[Dataset entries]

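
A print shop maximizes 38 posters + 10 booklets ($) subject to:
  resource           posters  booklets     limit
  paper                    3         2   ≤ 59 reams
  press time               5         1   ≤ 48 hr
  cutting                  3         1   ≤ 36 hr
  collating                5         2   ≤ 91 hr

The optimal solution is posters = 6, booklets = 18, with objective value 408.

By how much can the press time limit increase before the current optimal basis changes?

12

Binding constraints: press time, cutting. The basis is B = [[5,1],[3,1]] with det 2.
Per unit increase in press time, x* moves by d = (0.5, -1.5).
The basis stays optimal until booklets reaches 0; allowable increase = 12 hr.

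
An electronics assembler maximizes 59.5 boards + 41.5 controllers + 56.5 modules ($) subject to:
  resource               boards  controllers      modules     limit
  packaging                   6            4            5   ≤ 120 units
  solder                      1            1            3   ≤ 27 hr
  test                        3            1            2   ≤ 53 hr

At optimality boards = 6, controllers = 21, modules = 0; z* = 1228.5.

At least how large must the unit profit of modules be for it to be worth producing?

61.5

Binding: packaging and solder. Non-binding: test (14 unused).
Slack constraints have shadow price 0 (complementary slackness).
From A_Bᵀ y = c: 6·y_packaging + 1·y_solder = 59.5; 4·y_packaging + 1·y_solder = 41.5.
→ y_packaging = 9 and y_solder = 5.5.
modules enters the basis when its profit ≥ yᵀa₃ = 9·5 + 5.5·3 = 61.5.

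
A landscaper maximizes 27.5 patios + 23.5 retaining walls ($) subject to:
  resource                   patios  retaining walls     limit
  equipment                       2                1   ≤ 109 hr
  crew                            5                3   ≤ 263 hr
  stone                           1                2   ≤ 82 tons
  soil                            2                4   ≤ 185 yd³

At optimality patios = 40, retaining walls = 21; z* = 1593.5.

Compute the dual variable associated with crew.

4.5

Binding: crew and stone. Non-binding: equipment (8 unused), soil (21 unused).
Slack constraints have shadow price 0 (complementary slackness).
From A_Bᵀ y = c: 5·y_crew + 1·y_stone = 27.5; 3·y_crew + 2·y_stone = 23.5.
→ y_crew = 4.5 and y_stone = 5.
Shadow price of crew = 4.5.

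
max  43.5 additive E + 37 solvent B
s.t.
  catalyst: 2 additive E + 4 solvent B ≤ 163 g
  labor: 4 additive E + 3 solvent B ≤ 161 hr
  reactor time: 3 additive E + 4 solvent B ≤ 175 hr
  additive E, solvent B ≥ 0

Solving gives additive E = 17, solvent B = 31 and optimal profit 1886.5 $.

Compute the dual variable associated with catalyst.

0

At the optimum: catalyst uses 158 of 163 (slack = 5); labor uses 161 of 161 (binding); reactor time uses 175 of 175 (binding).
Since catalyst is not tight, its dual is 0.
From A_Bᵀ y = c: 4·y_labor + 3·y_reactor time = 43.5; 3·y_labor + 4·y_reactor time = 37.
This yields shadow prices y_labor = 9, y_reactor time = 2.5.
Shadow price of catalyst = 0.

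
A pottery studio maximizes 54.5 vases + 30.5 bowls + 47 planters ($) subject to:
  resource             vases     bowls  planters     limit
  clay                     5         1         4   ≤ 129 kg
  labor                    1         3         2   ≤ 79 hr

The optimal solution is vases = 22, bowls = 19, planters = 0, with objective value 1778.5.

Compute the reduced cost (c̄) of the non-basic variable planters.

-5

Check each constraint at x*: clay 129/129 (tight); labor 79/79 (tight).
Dual feasibility on the basic columns requires 5·y_clay + 1·y_labor = 54.5, 1·y_clay + 3·y_labor = 30.5.
Solving: y_clay = 9.5, y_labor = 7.
Reduced cost of planters: c₃ − yᵀa₃ = 47 − (9.5·4 + 7·2) = 47 − 52 = -5.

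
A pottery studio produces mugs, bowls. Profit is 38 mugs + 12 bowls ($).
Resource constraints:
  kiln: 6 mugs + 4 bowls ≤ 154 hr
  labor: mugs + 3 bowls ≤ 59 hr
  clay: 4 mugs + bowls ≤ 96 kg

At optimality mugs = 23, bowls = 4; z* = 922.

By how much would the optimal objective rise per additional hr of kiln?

1

Binding: kiln and clay. Non-binding: labor (24 unused).
Slack constraints have shadow price 0 (complementary slackness).
From A_Bᵀ y = c: 6·y_kiln + 4·y_clay = 38; 4·y_kiln + 1·y_clay = 12.
This yields shadow prices y_kiln = 1, y_clay = 8.
Shadow price of kiln = 1.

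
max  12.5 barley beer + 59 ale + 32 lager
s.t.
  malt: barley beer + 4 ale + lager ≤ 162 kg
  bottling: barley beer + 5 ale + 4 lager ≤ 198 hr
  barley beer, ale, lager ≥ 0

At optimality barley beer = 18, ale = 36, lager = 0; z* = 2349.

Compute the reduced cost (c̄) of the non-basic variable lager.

At the optimum: malt uses 162 of 162 (binding); bottling uses 198 of 198 (binding).
Dual feasibility on the basic columns requires 1·y_malt + 1·y_bottling = 12.5, 4·y_malt + 5·y_bottling = 59.
Solving: y_malt = 3.5, y_bottling = 9.
Reduced cost of lager: c₃ − yᵀa₃ = 32 − (3.5·1 + 9·4) = 32 − 39.5 = -7.5.

-7.5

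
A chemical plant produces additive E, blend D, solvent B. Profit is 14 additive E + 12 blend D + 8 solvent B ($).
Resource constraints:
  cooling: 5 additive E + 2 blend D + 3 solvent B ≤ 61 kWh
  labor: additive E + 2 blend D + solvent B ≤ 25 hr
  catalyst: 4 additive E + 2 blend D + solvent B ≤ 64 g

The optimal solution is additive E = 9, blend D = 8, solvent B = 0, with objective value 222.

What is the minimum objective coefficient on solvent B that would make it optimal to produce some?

At the optimum: cooling uses 61 of 61 (binding); labor uses 25 of 25 (binding); catalyst uses 52 of 64 (slack = 12).
Slack constraints have shadow price 0 (complementary slackness).
The binding rows give the dual system: 5·y_cooling + 1·y_labor = 14 and 2·y_cooling + 2·y_labor = 12.
Solving: y_cooling = 2, y_labor = 4.
solvent B enters the basis when its profit ≥ yᵀa₃ = 2·3 + 4·1 = 10.

10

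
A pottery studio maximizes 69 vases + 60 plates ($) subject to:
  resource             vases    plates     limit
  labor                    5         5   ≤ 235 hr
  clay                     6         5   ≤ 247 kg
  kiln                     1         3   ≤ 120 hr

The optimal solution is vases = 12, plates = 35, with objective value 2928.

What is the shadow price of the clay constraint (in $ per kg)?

9

Check each constraint at x*: labor 235/235 (tight); clay 247/247 (tight); kiln 117/120 (slack 3).
Since kiln is not tight, its dual is 0.
From A_Bᵀ y = c: 5·y_labor + 6·y_clay = 69; 5·y_labor + 5·y_clay = 60.
Solving: y_labor = 3, y_clay = 9.
Shadow price of clay = 9.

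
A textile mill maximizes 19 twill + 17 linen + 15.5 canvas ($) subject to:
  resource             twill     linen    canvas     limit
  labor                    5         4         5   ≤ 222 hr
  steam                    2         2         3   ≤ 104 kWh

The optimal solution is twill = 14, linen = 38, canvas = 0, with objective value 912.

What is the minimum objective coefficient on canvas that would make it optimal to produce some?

23.5

Check each constraint at x*: labor 222/222 (tight); steam 104/104 (tight).
From A_Bᵀ y = c: 5·y_labor + 2·y_steam = 19; 4·y_labor + 2·y_steam = 17.
This yields shadow prices y_labor = 2, y_steam = 4.5.
canvas enters the basis when its profit ≥ yᵀa₃ = 2·5 + 4.5·3 = 23.5.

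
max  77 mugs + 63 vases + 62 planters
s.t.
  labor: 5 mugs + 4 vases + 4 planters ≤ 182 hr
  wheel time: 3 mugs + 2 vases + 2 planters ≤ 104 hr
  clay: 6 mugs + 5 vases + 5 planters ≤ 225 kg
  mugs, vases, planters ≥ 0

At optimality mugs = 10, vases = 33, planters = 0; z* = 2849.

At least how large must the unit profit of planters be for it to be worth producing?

63

At the optimum: labor uses 182 of 182 (binding); wheel time uses 96 of 104 (slack = 8); clay uses 225 of 225 (binding).
Slack constraints have shadow price 0 (complementary slackness).
Dual feasibility on the basic columns requires 5·y_labor + 6·y_clay = 77, 4·y_labor + 5·y_clay = 63.
Solving: y_labor = 7, y_clay = 7.
planters enters the basis when its profit ≥ yᵀa₃ = 7·4 + 7·5 = 63.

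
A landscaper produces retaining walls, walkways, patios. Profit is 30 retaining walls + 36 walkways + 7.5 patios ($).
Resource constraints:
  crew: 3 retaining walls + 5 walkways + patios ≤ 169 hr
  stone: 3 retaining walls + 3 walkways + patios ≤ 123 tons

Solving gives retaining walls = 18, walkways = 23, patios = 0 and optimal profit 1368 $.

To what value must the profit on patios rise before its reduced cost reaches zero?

10

At the optimum: crew uses 169 of 169 (binding); stone uses 123 of 123 (binding).
From A_Bᵀ y = c: 3·y_crew + 3·y_stone = 30; 5·y_crew + 3·y_stone = 36.
This yields shadow prices y_crew = 3, y_stone = 7.
patios enters the basis when its profit ≥ yᵀa₃ = 3·1 + 7·1 = 10.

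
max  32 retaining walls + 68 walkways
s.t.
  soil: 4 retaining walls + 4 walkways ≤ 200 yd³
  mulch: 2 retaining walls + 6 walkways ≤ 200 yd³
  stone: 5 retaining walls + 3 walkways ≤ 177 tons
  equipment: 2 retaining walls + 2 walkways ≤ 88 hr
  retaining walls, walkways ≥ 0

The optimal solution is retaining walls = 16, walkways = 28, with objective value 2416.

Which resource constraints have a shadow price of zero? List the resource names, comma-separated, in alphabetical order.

soil: 176/200 (slack 24)
mulch: 200/200 (binding)
stone: 164/177 (slack 13)
equipment: 88/88 (binding)
By complementary slackness, a constraint with positive slack has shadow price 0 → soil, stone.

soil, stone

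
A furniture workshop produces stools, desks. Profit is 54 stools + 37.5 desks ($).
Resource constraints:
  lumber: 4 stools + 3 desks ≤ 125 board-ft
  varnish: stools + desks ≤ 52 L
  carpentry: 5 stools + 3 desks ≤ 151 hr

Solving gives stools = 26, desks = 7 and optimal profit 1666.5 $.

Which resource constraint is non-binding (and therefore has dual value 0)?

lumber: 125/125 (binding)
varnish: 33/52 (slack 19)
carpentry: 151/151 (binding)
By complementary slackness, a constraint with positive slack has shadow price 0 → varnish.

varnish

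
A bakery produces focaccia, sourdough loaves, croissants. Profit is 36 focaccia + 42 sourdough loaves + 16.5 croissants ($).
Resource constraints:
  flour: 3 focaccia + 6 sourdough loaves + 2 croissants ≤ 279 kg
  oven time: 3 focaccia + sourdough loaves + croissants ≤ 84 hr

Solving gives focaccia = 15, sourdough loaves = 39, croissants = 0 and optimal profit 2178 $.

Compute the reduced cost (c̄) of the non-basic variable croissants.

Both flour and oven time are binding at x*.
From A_Bᵀ y = c: 3·y_flour + 3·y_oven time = 36; 6·y_flour + 1·y_oven time = 42.
→ y_flour = 6 and y_oven time = 6.
Reduced cost of croissants: c₃ − yᵀa₃ = 16.5 − (6·2 + 6·1) = 16.5 − 18 = -1.5.

-1.5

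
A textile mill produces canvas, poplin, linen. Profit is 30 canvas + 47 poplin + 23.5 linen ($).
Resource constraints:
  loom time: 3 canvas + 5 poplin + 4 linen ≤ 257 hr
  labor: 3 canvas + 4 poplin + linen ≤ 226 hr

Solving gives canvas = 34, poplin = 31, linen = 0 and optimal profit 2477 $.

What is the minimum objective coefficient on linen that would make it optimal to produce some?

Both loom time and labor are binding at x*.
From A_Bᵀ y = c: 3·y_loom time + 3·y_labor = 30; 5·y_loom time + 4·y_labor = 47.
Solving: y_loom time = 7, y_labor = 3.
linen enters the basis when its profit ≥ yᵀa₃ = 7·4 + 3·1 = 31.

31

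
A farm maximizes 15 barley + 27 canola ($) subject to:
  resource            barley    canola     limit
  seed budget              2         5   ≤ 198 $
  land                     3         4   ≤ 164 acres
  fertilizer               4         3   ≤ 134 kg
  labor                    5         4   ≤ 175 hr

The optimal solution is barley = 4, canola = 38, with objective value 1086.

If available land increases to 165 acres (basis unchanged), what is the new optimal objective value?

At the optimum: seed budget uses 198 of 198 (binding); land uses 164 of 164 (binding); fertilizer uses 130 of 134 (slack = 4); labor uses 172 of 175 (slack = 3).
Since fertilizer, labor are not tight, their duals are 0.
The binding rows give the dual system: 2·y_seed budget + 3·y_land = 15 and 5·y_seed budget + 4·y_land = 27.
Solving: y_seed budget = 3, y_land = 3.
Δz = y_land·Δb = 3 × (1) = 3, so new z* = 1086 + 3 = 1089.

1089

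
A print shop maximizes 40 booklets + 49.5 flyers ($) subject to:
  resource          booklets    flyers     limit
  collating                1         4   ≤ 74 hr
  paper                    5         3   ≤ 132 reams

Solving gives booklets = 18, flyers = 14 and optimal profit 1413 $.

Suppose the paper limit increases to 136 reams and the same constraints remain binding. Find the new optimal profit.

1439

At the optimum: collating uses 74 of 74 (binding); paper uses 132 of 132 (binding).
From A_Bᵀ y = c: 1·y_collating + 5·y_paper = 40; 4·y_collating + 3·y_paper = 49.5.
→ y_collating = 7.5 and y_paper = 6.5.
Δz = y_paper·Δb = 6.5 × (4) = 26, so new z* = 1413 + 26 = 1439.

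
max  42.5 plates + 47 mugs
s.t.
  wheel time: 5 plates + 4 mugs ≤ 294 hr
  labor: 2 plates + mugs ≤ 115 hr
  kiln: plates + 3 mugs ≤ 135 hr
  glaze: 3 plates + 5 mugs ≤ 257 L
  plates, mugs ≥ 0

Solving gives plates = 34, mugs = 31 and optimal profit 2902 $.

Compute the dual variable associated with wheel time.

5.5

Check each constraint at x*: wheel time 294/294 (tight); labor 99/115 (slack 16); kiln 127/135 (slack 8); glaze 257/257 (tight).
Since labor, kiln are not tight, their duals are 0.
Dual feasibility on the basic columns requires 5·y_wheel time + 3·y_glaze = 42.5, 4·y_wheel time + 5·y_glaze = 47.
→ y_wheel time = 5.5 and y_glaze = 5.
Shadow price of wheel time = 5.5.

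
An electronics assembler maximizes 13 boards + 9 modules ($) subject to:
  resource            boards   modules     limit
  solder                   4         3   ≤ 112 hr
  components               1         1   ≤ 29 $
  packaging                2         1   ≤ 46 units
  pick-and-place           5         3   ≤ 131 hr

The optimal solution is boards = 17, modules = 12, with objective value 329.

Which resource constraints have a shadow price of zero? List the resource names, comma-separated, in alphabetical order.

pick-and-place, solder

solder: 104/112 (slack 8)
components: 29/29 (binding)
packaging: 46/46 (binding)
pick-and-place: 121/131 (slack 10)
By complementary slackness, a constraint with positive slack has shadow price 0 → pick-and-place, solder.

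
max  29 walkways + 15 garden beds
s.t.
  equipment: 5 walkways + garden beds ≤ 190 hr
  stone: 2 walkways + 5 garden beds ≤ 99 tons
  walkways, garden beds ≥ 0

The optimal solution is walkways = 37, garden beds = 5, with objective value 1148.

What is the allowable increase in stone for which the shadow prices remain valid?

Binding constraints: equipment, stone. The basis is B = [[5,1],[2,5]] with det 23.
Per unit increase in stone, x* moves by d = (-0.0435, 0.2174).
The basis stays optimal until walkways reaches 0; allowable increase = 851 tons.

851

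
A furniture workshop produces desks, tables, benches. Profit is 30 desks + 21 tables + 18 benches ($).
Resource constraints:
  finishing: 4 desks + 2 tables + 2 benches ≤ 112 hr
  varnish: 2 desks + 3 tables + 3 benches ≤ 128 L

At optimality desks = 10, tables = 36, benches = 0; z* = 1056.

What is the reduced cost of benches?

-3

Check each constraint at x*: finishing 112/112 (tight); varnish 128/128 (tight).
Dual feasibility on the basic columns requires 4·y_finishing + 2·y_varnish = 30, 2·y_finishing + 3·y_varnish = 21.
This yields shadow prices y_finishing = 6, y_varnish = 3.
Reduced cost of benches: c₃ − yᵀa₃ = 18 − (6·2 + 3·3) = 18 − 21 = -3.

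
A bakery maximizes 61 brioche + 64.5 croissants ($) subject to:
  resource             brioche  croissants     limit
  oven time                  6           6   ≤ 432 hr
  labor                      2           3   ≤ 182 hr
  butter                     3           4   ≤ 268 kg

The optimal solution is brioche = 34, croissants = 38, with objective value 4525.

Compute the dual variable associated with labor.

3.5

Check each constraint at x*: oven time 432/432 (tight); labor 182/182 (tight); butter 254/268 (slack 14).
Since butter is not tight, its dual is 0.
The binding rows give the dual system: 6·y_oven time + 2·y_labor = 61 and 6·y_oven time + 3·y_labor = 64.5.
→ y_oven time = 9 and y_labor = 3.5.
Shadow price of labor = 3.5.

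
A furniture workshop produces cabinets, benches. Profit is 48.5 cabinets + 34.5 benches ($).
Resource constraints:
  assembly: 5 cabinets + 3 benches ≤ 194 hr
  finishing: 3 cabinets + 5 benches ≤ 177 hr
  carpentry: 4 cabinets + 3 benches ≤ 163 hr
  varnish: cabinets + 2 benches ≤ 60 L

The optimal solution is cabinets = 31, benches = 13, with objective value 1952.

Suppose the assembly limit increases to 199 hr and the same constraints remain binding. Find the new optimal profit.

1964.5

Check each constraint at x*: assembly 194/194 (tight); finishing 158/177 (slack 19); carpentry 163/163 (tight); varnish 57/60 (slack 3).
Slack constraints have shadow price 0 (complementary slackness).
Dual feasibility on the basic columns requires 5·y_assembly + 4·y_carpentry = 48.5, 3·y_assembly + 3·y_carpentry = 34.5.
→ y_assembly = 2.5 and y_carpentry = 9.
Δz = y_assembly·Δb = 2.5 × (5) = 12.5, so new z* = 1952 + 12.5 = 1964.5.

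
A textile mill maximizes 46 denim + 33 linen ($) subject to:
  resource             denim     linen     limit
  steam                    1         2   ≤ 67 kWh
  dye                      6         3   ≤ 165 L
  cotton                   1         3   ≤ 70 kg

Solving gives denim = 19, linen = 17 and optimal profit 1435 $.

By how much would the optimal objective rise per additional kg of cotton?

Check each constraint at x*: steam 53/67 (slack 14); dye 165/165 (tight); cotton 70/70 (tight).
Slack constraints have shadow price 0 (complementary slackness).
From A_Bᵀ y = c: 6·y_dye + 1·y_cotton = 46; 3·y_dye + 3·y_cotton = 33.
Solving: y_dye = 7, y_cotton = 4.
Shadow price of cotton = 4.

4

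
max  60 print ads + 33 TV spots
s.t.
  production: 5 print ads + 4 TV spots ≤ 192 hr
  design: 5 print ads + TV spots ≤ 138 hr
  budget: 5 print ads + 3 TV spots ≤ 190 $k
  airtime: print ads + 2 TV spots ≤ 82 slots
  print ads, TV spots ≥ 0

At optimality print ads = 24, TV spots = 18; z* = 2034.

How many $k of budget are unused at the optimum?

16

budget used = 5·24 + 3·18 = 174; slack = 190 − 174 = 16.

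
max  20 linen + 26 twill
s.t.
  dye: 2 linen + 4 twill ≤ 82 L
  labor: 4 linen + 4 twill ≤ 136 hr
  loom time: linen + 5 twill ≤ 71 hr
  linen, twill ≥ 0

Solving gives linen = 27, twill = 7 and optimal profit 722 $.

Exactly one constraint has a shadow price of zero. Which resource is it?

loom time

dye: 82/82 (binding)
labor: 136/136 (binding)
loom time: 62/71 (slack 9)
By complementary slackness, a constraint with positive slack has shadow price 0 → loom time.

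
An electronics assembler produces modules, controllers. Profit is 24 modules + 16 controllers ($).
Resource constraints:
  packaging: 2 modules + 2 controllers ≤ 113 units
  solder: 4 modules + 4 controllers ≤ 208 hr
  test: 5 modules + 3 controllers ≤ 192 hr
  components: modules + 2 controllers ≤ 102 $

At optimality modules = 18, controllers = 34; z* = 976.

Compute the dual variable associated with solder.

Binding: solder and test. Non-binding: packaging (9 unused), components (16 unused).
Since packaging, components are not tight, their duals are 0.
The binding rows give the dual system: 4·y_solder + 5·y_test = 24 and 4·y_solder + 3·y_test = 16.
→ y_solder = 1 and y_test = 4.
Shadow price of solder = 1.

1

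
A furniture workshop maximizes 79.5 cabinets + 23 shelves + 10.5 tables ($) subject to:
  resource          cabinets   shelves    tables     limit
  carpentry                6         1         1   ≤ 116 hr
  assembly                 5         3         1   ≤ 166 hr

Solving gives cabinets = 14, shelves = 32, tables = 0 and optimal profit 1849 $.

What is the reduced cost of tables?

Both carpentry and assembly are binding at x*.
The binding rows give the dual system: 6·y_carpentry + 5·y_assembly = 79.5 and 1·y_carpentry + 3·y_assembly = 23.
→ y_carpentry = 9.5 and y_assembly = 4.5.
Reduced cost of tables: c₃ − yᵀa₃ = 10.5 − (9.5·1 + 4.5·1) = 10.5 − 14 = -3.5.

-3.5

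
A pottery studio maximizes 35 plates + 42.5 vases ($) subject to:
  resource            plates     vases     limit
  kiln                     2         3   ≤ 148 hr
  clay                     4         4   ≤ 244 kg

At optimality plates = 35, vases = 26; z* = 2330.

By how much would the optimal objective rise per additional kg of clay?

5

Both kiln and clay are binding at x*.
Dual feasibility on the basic columns requires 2·y_kiln + 4·y_clay = 35, 3·y_kiln + 4·y_clay = 42.5.
→ y_kiln = 7.5 and y_clay = 5.
Shadow price of clay = 5.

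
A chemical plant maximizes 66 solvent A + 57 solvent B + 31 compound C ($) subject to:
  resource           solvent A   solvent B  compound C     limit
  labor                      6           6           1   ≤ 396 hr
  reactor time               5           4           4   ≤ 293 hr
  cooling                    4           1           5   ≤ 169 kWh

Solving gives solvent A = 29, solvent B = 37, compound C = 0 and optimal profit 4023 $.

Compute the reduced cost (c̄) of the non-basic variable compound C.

-8.5

At the optimum: labor uses 396 of 396 (binding); reactor time uses 293 of 293 (binding); cooling uses 153 of 169 (slack = 16).
Slack constraints have shadow price 0 (complementary slackness).
The binding rows give the dual system: 6·y_labor + 5·y_reactor time = 66 and 6·y_labor + 4·y_reactor time = 57.
→ y_labor = 3.5 and y_reactor time = 9.
Reduced cost of compound C: c₃ − yᵀa₃ = 31 − (3.5·1 + 9·4) = 31 − 39.5 = -8.5.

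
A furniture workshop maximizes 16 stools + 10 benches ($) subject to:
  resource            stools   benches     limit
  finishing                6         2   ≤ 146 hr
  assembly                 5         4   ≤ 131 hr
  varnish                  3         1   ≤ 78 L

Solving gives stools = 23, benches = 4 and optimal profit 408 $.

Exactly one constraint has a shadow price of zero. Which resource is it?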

_WORK ORDER:_ Filter the records above, keeping each line that contains the word "bakery".

_RESPONSE AREA:_
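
A bakery produces focaccia, sourdough loaves, croissants. Profit is 36 focaccia + 42 sourdough loaves + 16.5 croissants ($).
A bakery maximizes 61 brioche + 64.5 croissants ($) subject to: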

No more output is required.